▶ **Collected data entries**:
---

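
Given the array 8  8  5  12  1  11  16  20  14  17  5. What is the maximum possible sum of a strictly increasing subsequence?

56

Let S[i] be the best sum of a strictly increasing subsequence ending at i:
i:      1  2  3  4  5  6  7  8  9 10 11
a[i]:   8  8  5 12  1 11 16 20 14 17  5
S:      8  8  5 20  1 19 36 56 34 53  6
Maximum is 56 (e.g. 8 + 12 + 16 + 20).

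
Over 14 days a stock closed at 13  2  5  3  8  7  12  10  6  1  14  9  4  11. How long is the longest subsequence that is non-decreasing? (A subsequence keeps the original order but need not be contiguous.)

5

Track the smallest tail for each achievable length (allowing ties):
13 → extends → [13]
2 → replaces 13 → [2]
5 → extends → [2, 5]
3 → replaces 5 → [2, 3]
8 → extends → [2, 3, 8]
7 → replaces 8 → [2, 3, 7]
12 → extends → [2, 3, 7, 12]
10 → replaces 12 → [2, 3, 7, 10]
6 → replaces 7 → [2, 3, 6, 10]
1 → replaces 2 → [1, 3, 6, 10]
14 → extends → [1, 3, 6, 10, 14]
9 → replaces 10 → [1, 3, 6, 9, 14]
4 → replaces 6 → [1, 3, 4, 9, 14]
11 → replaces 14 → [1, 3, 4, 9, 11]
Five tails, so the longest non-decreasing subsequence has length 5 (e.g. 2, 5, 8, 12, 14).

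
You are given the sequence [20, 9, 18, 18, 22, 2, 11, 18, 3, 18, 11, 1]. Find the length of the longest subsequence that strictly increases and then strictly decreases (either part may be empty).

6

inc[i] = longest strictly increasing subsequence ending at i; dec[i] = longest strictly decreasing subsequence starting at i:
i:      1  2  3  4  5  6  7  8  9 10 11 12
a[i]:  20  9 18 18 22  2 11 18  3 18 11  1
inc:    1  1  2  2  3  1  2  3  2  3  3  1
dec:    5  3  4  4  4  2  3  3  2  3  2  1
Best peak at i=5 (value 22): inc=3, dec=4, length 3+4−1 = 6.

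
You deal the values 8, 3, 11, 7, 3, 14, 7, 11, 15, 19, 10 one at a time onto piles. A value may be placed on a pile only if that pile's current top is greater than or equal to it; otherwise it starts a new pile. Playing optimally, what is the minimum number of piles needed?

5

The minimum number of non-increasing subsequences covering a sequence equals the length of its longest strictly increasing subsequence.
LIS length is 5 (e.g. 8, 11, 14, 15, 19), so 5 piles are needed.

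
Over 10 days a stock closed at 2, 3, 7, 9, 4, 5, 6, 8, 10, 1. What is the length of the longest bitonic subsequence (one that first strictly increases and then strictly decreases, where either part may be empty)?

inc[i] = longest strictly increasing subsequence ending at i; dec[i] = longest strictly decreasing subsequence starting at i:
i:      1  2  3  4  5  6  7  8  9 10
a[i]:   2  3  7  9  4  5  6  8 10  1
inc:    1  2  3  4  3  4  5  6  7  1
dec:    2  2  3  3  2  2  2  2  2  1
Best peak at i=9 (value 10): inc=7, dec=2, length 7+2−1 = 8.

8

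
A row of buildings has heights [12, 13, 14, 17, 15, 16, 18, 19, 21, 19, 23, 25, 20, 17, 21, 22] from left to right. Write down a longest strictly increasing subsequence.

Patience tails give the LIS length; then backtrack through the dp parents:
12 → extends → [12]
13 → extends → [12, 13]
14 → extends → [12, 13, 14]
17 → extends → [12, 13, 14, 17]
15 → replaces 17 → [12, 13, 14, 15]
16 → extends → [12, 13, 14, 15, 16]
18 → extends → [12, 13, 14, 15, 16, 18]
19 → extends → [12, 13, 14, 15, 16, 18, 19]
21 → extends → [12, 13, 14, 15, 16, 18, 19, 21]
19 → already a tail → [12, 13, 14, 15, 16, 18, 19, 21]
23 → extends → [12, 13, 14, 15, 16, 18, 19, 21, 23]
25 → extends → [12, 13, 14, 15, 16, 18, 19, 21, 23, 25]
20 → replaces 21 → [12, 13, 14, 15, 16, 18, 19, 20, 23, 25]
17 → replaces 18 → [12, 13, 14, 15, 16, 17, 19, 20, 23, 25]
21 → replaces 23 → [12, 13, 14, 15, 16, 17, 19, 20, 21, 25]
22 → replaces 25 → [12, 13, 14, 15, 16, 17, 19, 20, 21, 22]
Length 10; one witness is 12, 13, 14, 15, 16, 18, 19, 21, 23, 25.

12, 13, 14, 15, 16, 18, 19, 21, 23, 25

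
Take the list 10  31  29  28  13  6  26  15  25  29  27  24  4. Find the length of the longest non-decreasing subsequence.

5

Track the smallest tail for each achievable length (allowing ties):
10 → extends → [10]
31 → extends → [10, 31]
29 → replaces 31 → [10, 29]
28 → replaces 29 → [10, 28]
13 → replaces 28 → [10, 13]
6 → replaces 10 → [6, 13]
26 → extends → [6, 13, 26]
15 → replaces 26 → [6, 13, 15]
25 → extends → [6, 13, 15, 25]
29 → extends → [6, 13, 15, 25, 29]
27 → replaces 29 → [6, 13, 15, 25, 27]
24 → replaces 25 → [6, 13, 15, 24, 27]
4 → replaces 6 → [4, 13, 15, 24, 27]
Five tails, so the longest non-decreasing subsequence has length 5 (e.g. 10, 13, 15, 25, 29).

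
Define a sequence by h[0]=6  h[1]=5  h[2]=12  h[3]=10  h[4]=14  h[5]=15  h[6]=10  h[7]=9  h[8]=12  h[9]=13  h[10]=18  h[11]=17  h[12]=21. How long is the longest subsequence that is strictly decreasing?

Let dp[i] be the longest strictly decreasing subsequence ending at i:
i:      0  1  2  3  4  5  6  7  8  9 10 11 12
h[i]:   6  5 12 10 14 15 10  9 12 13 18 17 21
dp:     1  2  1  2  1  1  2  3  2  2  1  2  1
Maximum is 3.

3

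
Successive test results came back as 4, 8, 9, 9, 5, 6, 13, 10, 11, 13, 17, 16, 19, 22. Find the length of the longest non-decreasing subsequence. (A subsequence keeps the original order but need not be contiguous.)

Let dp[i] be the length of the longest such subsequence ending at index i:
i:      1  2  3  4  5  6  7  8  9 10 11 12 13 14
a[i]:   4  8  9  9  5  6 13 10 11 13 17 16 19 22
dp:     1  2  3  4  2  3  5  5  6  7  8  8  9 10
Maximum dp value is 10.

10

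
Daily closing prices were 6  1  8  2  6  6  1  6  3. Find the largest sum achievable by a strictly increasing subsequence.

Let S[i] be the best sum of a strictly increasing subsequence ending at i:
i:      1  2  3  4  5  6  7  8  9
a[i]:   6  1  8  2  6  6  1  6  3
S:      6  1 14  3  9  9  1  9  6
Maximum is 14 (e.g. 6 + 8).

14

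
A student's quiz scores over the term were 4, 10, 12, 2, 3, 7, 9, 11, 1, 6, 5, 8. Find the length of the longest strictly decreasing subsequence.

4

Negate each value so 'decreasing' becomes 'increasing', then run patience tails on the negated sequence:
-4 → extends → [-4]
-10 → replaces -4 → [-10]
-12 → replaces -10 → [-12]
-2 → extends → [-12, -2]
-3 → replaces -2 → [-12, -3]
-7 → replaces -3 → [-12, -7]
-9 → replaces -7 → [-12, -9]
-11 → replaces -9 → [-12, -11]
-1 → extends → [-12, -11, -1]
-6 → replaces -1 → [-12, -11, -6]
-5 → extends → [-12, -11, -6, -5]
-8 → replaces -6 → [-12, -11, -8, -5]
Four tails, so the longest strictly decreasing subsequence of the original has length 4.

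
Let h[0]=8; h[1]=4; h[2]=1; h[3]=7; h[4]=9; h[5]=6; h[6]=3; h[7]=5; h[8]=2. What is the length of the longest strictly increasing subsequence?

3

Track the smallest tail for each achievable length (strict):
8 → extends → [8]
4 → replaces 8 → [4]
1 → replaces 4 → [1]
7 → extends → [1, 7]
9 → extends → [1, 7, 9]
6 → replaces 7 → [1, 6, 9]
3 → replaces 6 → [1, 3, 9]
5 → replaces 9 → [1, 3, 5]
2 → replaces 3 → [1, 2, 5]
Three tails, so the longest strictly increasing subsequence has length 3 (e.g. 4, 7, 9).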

---

▶ **Exercise directions**: Only the lines from the one containing "Daily closing prices" through the end of the records above belong in the output, each exactly as it stands, both ends included.

▶ **Your response**:
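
Daily closing prices were 6  1  8  2  6  6  1  6  3. Find the largest sum achievable by a strictly increasing subsequence.

Let S[i] be the best sum of a strictly increasing subsequence ending at i:
i:      1  2  3  4  5  6  7  8  9
a[i]:   6  1  8  2  6  6  1  6  3
S:      6  1 14  3  9  9  1  9  6
Maximum is 14 (e.g. 6 + 8).

14

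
A student's quiz scores over the term were 4, 10, 12, 2, 3, 7, 9, 11, 1, 6, 5, 8. Find the length of the longest strictly decreasing subsequence.

4

Negate each value so 'decreasing' becomes 'increasing', then run patience tails on the negated sequence:
-4 → extends → [-4]
-10 → replaces -4 → [-10]
-12 → replaces -10 → [-12]
-2 → extends → [-12, -2]
-3 → replaces -2 → [-12, -3]
-7 → replaces -3 → [-12, -7]
-9 → replaces -7 → [-12, -9]
-11 → replaces -9 → [-12, -11]
-1 → extends → [-12, -11, -1]
-6 → replaces -1 → [-12, -11, -6]
-5 → extends → [-12, -11, -6, -5]
-8 → replaces -6 → [-12, -11, -8, -5]
Four tails, so the longest strictly decreasing subsequence of the original has length 4.

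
Let h[0]=8; h[1]=4; h[2]=1; h[3]=7; h[4]=9; h[5]=6; h[6]=3; h[7]=5; h[8]=2. What is the length of the longest strictly increasing subsequence?

3

Track the smallest tail for each achievable length (strict):
8 → extends → [8]
4 → replaces 8 → [4]
1 → replaces 4 → [1]
7 → extends → [1, 7]
9 → extends → [1, 7, 9]
6 → replaces 7 → [1, 6, 9]
3 → replaces 6 → [1, 3, 9]
5 → replaces 9 → [1, 3, 5]
2 → replaces 3 → [1, 2, 5]
Three tails, so the longest strictly increasing subsequence has length 3 (e.g. 4, 7, 9).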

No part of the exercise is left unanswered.